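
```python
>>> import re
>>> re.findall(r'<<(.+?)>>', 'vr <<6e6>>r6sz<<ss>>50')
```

['6e6', 'ss']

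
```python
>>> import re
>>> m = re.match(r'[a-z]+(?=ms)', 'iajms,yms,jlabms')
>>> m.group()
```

`match` is anchored at position 0; if the pattern doesn't fit there, it returns None.
The match spans [0:3] → 'iaj'.

'iaj'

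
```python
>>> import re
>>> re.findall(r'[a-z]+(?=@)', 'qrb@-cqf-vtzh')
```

['qrb']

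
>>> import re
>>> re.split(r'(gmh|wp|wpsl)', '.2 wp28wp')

['.2 ', 'wp', '28', 'wp', '']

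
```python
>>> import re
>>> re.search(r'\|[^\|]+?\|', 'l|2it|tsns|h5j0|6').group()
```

'|2it|'

The match spans [1:6] → '|2it|'.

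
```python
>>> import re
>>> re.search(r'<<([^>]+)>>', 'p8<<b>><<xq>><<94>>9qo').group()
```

'<<b>>'

`re.search` tries every starting position until one works.
The match spans [2:7] → '<<b>>'.
Captured: group 1 = 'b'.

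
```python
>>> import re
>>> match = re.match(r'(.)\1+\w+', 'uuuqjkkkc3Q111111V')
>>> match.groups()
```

('u',)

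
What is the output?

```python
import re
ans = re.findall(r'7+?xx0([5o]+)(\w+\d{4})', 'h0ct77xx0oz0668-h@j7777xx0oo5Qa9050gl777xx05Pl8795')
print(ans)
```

Pattern: one or more of a literal '7' (lazy), then the literal 'xx0'; then one or more of one of [5o] (captured); then one or more of a word character, then exactly 4 of a digit (captured).
Matches: at [4:15] match '77xx0oz0668', groups = ('o', 'z0668'); at [19:50] match '7777xx0oo5Qa9050gl777xx05Pl8795', groups = ('oo5', 'Qa9050gl777xx05Pl8795').
2 groups means each result is a tuple of 2 captured strings — 2 here.

[('o', 'z0668'), ('oo5', 'Qa9050gl777xx05Pl8795')]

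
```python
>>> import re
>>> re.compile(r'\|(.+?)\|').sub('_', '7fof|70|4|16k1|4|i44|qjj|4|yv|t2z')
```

'7fof_4_4_qjj_yv|t2z'

The `?` after the quantifier makes it lazy — it takes as little as possible before letting the rest of the pattern try.
Matches: at [4:8] → '|70|'; at [9:15] → '|16k1|'; at [16:21] → '|i44|'; at [24:27] → '|4|'.
`sub` substitutes '_' at each match site.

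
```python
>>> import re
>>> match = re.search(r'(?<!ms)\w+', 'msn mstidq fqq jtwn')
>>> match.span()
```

The negative lookahead/lookbehind blocks any match where the forbidden context is present.
The match spans [0:3] → 'msn'.

(0, 3)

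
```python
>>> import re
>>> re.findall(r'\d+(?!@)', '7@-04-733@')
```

`(?!…)`/`(?<!…)` only lets a position through if the neighbouring text does NOT match; no characters are consumed.
Since nothing is captured, `findall` lists the 2 matched substrings directly.

['04', '73']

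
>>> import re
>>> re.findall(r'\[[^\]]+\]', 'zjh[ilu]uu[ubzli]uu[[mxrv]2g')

No capturing groups, so `findall` returns the 3 full match strings.

['[ilu]', '[ubzli]', '[[mxrv]']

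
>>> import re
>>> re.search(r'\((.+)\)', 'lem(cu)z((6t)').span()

`re.search` scans for the first position where the pattern succeeds.
The match spans [3:13] → '(cu)z((6t)'.
Captured: group 1 = 'cu)z((6t'.

(3, 13)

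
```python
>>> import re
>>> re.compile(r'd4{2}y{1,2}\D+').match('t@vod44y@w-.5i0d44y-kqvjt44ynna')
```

None

The pattern matches a literal 'd', then exactly 2 of a literal '4', then 1 to 2 of a literal 'y'; then one or more of a non-digit.
`match` is anchored at position 0; if the pattern doesn't fit there, it returns None.
Here the pattern fails at index 0, so the call returns None.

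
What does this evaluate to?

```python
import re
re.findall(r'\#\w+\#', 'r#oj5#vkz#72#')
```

Matches: at [1:6] → '#oj5#'; at [9:13] → '#72#'.
Since nothing is captured, `findall` lists the 2 matched substrings directly.

['#oj5#', '#72#']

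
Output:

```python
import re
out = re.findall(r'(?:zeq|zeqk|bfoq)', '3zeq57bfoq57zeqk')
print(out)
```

['zeq', 'bfoq', 'zeq']

Alternation isn't longest-match — the leftmost alternative that fits at this position is chosen.
`findall` yields the raw match text (3 of them) because the pattern has no groups.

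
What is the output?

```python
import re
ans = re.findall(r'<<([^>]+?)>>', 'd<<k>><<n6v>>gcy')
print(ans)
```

['k', 'n6v']

Scanning left to right: at [1:6] match '<<k>>', group 1 = 'k'; at [6:13] match '<<n6v>>', group 1 = 'n6v'.
Because there's exactly one group, `findall` drops the full match and keeps group 1 from each hit.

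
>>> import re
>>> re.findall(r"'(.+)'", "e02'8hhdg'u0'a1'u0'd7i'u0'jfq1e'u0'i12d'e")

["8hhdg'u0'a1'u0'd7i'u0'jfq1e'u0'i12d"]

Matches: at [3:40] match "'8hhdg'u0'a1'u0'd7i'u0'jfq1e'u0'i12d'", group 1 = "8hhdg'u0'a1'u0'd7i'u0'jfq1e'u0'i12d".
Because there's exactly one group, `findall` drops the full match and keeps group 1 from the one hit.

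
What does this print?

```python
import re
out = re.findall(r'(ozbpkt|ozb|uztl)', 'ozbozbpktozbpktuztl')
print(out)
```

['ozb', 'ozbpkt', 'ozbpkt', 'uztl']

Alternation tries branches left to right and keeps the first one that lets the overall match succeed at that position.
Because there's exactly one group, `findall` drops the full match and keeps group 1 from each hit.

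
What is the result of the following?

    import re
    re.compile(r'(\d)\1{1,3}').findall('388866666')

`\1` is not a pattern — it's the concrete string captured by group 1, re-applied verbatim.
Because there's exactly one group, `findall` drops the full match and keeps group 1 from each hit.

['8', '6']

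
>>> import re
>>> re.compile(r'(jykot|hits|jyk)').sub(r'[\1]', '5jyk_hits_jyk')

'5[jyk]_[hits]_[jyk]'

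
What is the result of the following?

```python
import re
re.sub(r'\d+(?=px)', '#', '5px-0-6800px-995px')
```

'#px-0-#px-#px'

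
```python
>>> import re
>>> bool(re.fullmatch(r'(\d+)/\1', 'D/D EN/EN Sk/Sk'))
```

`re.fullmatch` is like wrapping the pattern in `^…$` (in single-line mode).
Here the pattern can't cover the whole string, so the call returns None, and `bool(None)` is False.

False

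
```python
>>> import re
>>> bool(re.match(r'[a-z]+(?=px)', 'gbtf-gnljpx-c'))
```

False

`match` is anchored at position 0; if the pattern doesn't fit there, it returns None.
Here the pattern fails at index 0, so the call returns None, and `bool(None)` is False.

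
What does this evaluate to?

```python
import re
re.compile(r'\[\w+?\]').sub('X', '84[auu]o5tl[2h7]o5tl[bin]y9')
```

'84Xo5tlXo5tlXy9'

Matches: at [2:7] → '[auu]'; at [11:16] → '[2h7]'; at [20:25] → '[bin]'.
`sub` substitutes 'X' at each match site.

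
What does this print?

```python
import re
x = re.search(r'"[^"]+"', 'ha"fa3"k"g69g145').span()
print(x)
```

The match spans [2:7] → '"fa3"'.

(2, 7)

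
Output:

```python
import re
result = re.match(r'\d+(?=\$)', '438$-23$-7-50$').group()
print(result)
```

438

With `match`, the pattern is implicitly anchored at the beginning.
The match spans [0:3] → '438'.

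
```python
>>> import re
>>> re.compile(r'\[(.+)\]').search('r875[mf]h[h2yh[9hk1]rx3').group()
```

'[mf]h[h2yh[9hk1]'

`re.search` tries every starting position until one works.
The match spans [4:20] → '[mf]h[h2yh[9hk1]'.
Captured: group 1 = 'mf]h[h2yh[9hk1'.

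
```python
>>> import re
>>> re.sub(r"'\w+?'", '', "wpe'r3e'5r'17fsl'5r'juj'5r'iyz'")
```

'wpe5r5r5r'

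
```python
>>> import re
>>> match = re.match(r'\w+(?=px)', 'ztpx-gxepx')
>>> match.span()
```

(0, 2)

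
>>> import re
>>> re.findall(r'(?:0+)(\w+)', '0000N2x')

['N2x']

The pattern matches one or more of a literal '0' (non-capturing group); then one or more of a word character (captured).
`findall` collects group 1 from the one match (1 total).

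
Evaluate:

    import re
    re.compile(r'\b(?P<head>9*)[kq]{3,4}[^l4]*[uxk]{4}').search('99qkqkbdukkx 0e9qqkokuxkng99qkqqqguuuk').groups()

The match spans [0:38] → '99qkqkbdukkx 0e9qqkokuxkng99qkqqqguuuk'.
Captured: group 1 = '99'.

('99',)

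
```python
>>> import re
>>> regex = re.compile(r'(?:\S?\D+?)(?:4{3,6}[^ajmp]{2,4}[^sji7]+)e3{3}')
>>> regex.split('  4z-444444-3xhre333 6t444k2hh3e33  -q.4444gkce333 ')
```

['  ', ' ']

This matches optionally a non-whitespace character, then one or more of a non-digit (lazy) (non-capturing group); then 3 to 6 of a literal '4', then 2 to 4 of any character except [ajmp], then one or more of any character except [sji7] (non-capturing group); then the literal 'e', then exactly 3 of the literal '3'.
Matches to split on: at [2:50] → '4z-444444-3xhre333 6t444k2hh3e33  -q.4444gkce333'.
Splitting on the pattern gives 2 pieces.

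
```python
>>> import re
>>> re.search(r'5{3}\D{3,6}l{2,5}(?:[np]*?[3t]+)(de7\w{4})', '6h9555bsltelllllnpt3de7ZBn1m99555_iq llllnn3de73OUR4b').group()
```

'555bsltelllllnpt3de7ZBn1'

The pattern matches exactly 3 of the literal '5', then 3 to 6 of a non-digit, then 2 to 5 of a literal 'l'; then zero or more of one of [np] (lazy), then one or more of one of [3t] (non-capturing group); then the literal 'de7', then exactly 4 of a word character (captured).
`re.search` tries every starting position until one works.
The match spans [3:27] → '555bsltelllllnpt3de7ZBn1'.
Captured: group 1 = 'de7ZBn1'.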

■ WORK INSTRUCTION:
The word to look for is "regex"; copy out every line of the entries that holds it.

■ EXERCISE SOLUTION:
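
>>> regex = re.compile(r'(?:\S?\D+?)(?:4{3,6}[^ajmp]{2,4}[^sji7]+)e3{3}')
>>> regex.split('  4z-444444-3xhre333 6t444k2hh3e33  -q.4444gkce333 ')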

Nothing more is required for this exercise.